▸ Problem description: The lines to reproduce run from the one containing "An incoming email" through the end of the records below. Reproduce them exactly and add nothing.

***** Data excerpts

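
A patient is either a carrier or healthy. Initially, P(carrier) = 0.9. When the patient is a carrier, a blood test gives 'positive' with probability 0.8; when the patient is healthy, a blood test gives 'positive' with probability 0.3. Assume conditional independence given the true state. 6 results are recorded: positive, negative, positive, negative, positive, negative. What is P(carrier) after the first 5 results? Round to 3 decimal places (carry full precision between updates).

0.933

After 'positive': P(carrier) = 0.8·0.9000 / (0.8·0.9000 + 0.3·0.1000) ≈ 0.9600
After 'negative': P(carrier) = 0.2·0.9600 / (0.2·0.9600 + 0.7·0.0400) ≈ 0.8727
After 'positive': P(carrier) = 0.8·0.8727 / (0.8·0.8727 + 0.3·0.1273) ≈ 0.9481
After 'negative': P(carrier) = 0.2·0.9481 / (0.2·0.9481 + 0.7·0.0519) ≈ 0.8393
After 'positive': P(carrier) = 0.8·0.8393 / (0.8·0.8393 + 0.3·0.1607) ≈ 0.9330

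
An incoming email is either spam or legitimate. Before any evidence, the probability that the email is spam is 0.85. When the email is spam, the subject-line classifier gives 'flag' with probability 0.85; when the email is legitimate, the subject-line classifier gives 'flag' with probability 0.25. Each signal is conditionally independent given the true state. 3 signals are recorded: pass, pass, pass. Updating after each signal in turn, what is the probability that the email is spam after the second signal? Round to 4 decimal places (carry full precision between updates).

0.1848

After 'pass': P(spam) = 0.15·0.8500 / (0.15·0.8500 + 0.75·0.1500) ≈ 0.5312
After 'pass': P(spam) = 0.15·0.5312 / (0.15·0.5312 + 0.75·0.4688) ≈ 0.1848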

**********

▸ Answer to this task:
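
An incoming email is either spam or legitimate. Before any evidence, the probability that the email is spam is 0.85. When the email is spam, the subject-line classifier gives 'flag' with probability 0.85; when the email is legitimate, the subject-line classifier gives 'flag' with probability 0.25. Each signal is conditionally independent given the true state. 3 signals are recorded: pass, pass, pass. Updating after each signal in turn, what is the probability that the email is spam after the second signal? Round to 4 decimal places (carry full precision between updates).

0.1848

After 'pass': P(spam) = 0.15·0.8500 / (0.15·0.8500 + 0.75·0.1500) ≈ 0.5312
After 'pass': P(spam) = 0.15·0.5312 / (0.15·0.5312 + 0.75·0.4688) ≈ 0.1848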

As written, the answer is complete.